▼▼▼

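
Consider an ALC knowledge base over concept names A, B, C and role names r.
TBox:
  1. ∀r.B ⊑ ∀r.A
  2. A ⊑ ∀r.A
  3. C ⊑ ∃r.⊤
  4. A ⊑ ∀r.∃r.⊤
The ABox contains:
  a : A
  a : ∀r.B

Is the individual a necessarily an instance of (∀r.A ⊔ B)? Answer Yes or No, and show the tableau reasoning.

1. a : (∀r.A ⊔ B)?  L(a) = {A, ∀r.B} ∪ {(∃r.¬A ⊓ ¬B)}
   clash {A, ¬A} at an ∃-successor — a ∈ (∀r.A ⊔ B)
2. Hence a : (∀r.A ⊔ B): entailed.

Yes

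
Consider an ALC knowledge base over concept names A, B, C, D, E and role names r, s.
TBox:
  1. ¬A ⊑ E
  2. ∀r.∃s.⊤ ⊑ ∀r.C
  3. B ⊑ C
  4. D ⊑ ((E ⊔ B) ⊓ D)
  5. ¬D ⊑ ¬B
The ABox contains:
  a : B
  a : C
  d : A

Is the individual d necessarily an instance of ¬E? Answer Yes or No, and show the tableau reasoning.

1. d : ¬E?  L(d) = {A} ∪ {E}
   open: L(d) ⊇ {A, D, E, ¬B, ∃r.∀s.⊥} (+ ∃-successors) — d ∉ ¬E possible
2. Hence d : ¬E: not entailed.

No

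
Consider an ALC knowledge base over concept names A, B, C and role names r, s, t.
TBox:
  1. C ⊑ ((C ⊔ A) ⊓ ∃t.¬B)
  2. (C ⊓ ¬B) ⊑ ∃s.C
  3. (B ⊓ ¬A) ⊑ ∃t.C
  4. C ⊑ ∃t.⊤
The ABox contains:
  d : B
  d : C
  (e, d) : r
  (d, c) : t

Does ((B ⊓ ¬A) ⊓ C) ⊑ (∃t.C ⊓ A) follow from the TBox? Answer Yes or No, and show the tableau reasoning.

No

1. ((B ⊓ ¬A) ⊓ C) ⊑ (∃t.C ⊓ A)  ⇔  (((B ⊓ ¬A) ⊓ C) ⊓ (∀t.¬C ⊔ ¬A)) unsat w.r.t. T
   apply at x₀: C⊑((C ⊔ A) ⊓ ∃t.¬B); (B ⊓ ¬A)⊑∃t.C; C⊑∃t.⊤
   open: L(x₀) ⊇ {B, C, ¬A, ∃t.C, ∃t.¬B, …} (+ ∃-successors)
2. Hence ((B ⊓ ¬A) ⊓ C) ⊑ (∃t.C ⊓ A): not entailed.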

▲▲▲

Show all lines above holding "base".

Response box |
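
Consider an ALC knowledge base over concept names A, B, C and role names r.
Consider an ALC knowledge base over concept names A, B, C, D, E and role names r, s.
Consider an ALC knowledge base over concept names A, B, C and role names r, s, t.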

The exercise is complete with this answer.